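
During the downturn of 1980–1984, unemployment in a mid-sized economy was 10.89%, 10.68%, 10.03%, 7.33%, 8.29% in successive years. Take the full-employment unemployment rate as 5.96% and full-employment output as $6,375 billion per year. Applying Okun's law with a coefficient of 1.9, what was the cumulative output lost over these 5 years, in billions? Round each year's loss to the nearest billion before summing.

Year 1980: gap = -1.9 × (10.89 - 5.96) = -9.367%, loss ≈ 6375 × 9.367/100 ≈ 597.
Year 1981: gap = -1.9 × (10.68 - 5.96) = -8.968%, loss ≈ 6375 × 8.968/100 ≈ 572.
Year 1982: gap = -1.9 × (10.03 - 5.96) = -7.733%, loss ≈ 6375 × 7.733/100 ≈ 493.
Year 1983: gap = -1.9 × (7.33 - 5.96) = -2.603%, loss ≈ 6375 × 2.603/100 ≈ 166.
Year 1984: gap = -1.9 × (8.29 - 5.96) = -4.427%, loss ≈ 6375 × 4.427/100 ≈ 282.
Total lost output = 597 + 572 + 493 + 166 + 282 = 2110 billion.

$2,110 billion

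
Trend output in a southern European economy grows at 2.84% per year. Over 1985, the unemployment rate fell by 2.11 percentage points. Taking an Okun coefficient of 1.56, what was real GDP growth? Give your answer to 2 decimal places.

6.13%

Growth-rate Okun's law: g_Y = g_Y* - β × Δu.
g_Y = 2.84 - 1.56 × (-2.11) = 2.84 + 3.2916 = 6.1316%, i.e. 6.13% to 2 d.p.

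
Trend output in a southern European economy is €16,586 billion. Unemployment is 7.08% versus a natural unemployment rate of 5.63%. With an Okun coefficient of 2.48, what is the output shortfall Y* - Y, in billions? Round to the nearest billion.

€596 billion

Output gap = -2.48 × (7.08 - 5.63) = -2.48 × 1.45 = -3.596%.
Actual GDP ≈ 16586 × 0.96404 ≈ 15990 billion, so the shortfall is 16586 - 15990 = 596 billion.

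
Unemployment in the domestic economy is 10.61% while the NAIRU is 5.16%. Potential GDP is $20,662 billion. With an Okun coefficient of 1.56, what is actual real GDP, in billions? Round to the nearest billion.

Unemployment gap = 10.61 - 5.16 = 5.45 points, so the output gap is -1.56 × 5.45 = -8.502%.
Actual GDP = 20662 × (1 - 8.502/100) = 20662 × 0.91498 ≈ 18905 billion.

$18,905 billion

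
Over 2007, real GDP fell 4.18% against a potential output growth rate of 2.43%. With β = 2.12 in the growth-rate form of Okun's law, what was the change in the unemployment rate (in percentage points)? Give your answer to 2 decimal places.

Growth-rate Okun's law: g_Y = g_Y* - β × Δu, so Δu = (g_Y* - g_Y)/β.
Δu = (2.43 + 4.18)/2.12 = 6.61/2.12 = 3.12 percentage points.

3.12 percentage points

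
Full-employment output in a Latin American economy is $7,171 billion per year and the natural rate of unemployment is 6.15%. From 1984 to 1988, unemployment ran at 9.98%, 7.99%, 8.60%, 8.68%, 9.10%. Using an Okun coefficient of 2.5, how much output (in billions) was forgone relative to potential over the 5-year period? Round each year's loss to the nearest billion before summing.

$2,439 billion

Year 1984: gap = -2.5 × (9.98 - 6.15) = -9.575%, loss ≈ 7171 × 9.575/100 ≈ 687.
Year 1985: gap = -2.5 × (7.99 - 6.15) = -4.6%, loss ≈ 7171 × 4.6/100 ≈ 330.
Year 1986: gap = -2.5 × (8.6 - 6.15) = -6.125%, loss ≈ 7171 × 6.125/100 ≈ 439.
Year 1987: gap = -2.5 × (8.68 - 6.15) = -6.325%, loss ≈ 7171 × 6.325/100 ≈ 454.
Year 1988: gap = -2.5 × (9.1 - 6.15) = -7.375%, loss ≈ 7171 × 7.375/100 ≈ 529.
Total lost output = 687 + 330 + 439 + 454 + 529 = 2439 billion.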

▸ **Assigned task**
All of the material above needs repeating. Keep it exact.

▸ **Solution below**
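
During the downturn of 1980–1984, unemployment in a mid-sized economy was 10.89%, 10.68%, 10.03%, 7.33%, 8.29% in successive years. Take the full-employment unemployment rate as 5.96% and full-employment output as $6,375 billion per year. Applying Okun's law with a coefficient of 1.9, what was the cumulative output lost over these 5 years, in billions? Round each year's loss to the nearest billion before summing.

Year 1980: gap = -1.9 × (10.89 - 5.96) = -9.367%, loss ≈ 6375 × 9.367/100 ≈ 597.
Year 1981: gap = -1.9 × (10.68 - 5.96) = -8.968%, loss ≈ 6375 × 8.968/100 ≈ 572.
Year 1982: gap = -1.9 × (10.03 - 5.96) = -7.733%, loss ≈ 6375 × 7.733/100 ≈ 493.
Year 1983: gap = -1.9 × (7.33 - 5.96) = -2.603%, loss ≈ 6375 × 2.603/100 ≈ 166.
Year 1984: gap = -1.9 × (8.29 - 5.96) = -4.427%, loss ≈ 6375 × 4.427/100 ≈ 282.
Total lost output = 597 + 572 + 493 + 166 + 282 = 2110 billion.

$2,110 billion

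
Trend output in a southern European economy grows at 2.84% per year. Over 1985, the unemployment rate fell by 2.11 percentage points. Taking an Okun coefficient of 1.56, what was real GDP growth? Give your answer to 2 decimal places.

6.13%

Growth-rate Okun's law: g_Y = g_Y* - β × Δu.
g_Y = 2.84 - 1.56 × (-2.11) = 2.84 + 3.2916 = 6.1316%, i.e. 6.13% to 2 d.p.

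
Trend output in a southern European economy is €16,586 billion. Unemployment is 7.08% versus a natural unemployment rate of 5.63%. With an Okun coefficient of 2.48, what is the output shortfall Y* - Y, in billions? Round to the nearest billion.

€596 billion

Output gap = -2.48 × (7.08 - 5.63) = -2.48 × 1.45 = -3.596%.
Actual GDP ≈ 16586 × 0.96404 ≈ 15990 billion, so the shortfall is 16586 - 15990 = 596 billion.

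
Unemployment in the domestic economy is 10.61% while the NAIRU is 5.16%. Potential GDP is $20,662 billion. With an Okun coefficient of 1.56, what is actual real GDP, in billions? Round to the nearest billion.

Unemployment gap = 10.61 - 5.16 = 5.45 points, so the output gap is -1.56 × 5.45 = -8.502%.
Actual GDP = 20662 × (1 - 8.502/100) = 20662 × 0.91498 ≈ 18905 billion.

$18,905 billion

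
Over 2007, real GDP fell 4.18% against a potential output growth rate of 2.43%. With β = 2.12 in the growth-rate form of Okun's law, what was the change in the unemployment rate (in percentage points)? Give your answer to 2 decimal places.

Growth-rate Okun's law: g_Y = g_Y* - β × Δu, so Δu = (g_Y* - g_Y)/β.
Δu = (2.43 + 4.18)/2.12 = 6.61/2.12 = 3.12 percentage points.

3.12 percentage points

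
Full-employment output in a Latin American economy is $7,171 billion per year and the natural rate of unemployment is 6.15%. From 1984 to 1988, unemployment ran at 9.98%, 7.99%, 8.60%, 8.68%, 9.10%. Using an Okun coefficient of 2.5, how much output (in billions) was forgone relative to potential over the 5-year period? Round each year's loss to the nearest billion before summing.

$2,439 billion

Year 1984: gap = -2.5 × (9.98 - 6.15) = -9.575%, loss ≈ 7171 × 9.575/100 ≈ 687.
Year 1985: gap = -2.5 × (7.99 - 6.15) = -4.6%, loss ≈ 7171 × 4.6/100 ≈ 330.
Year 1986: gap = -2.5 × (8.6 - 6.15) = -6.125%, loss ≈ 7171 × 6.125/100 ≈ 439.
Year 1987: gap = -2.5 × (8.68 - 6.15) = -6.325%, loss ≈ 7171 × 6.325/100 ≈ 454.
Year 1988: gap = -2.5 × (9.1 - 6.15) = -7.375%, loss ≈ 7171 × 7.375/100 ≈ 529.
Total lost output = 687 + 330 + 439 + 454 + 529 = 2439 billion.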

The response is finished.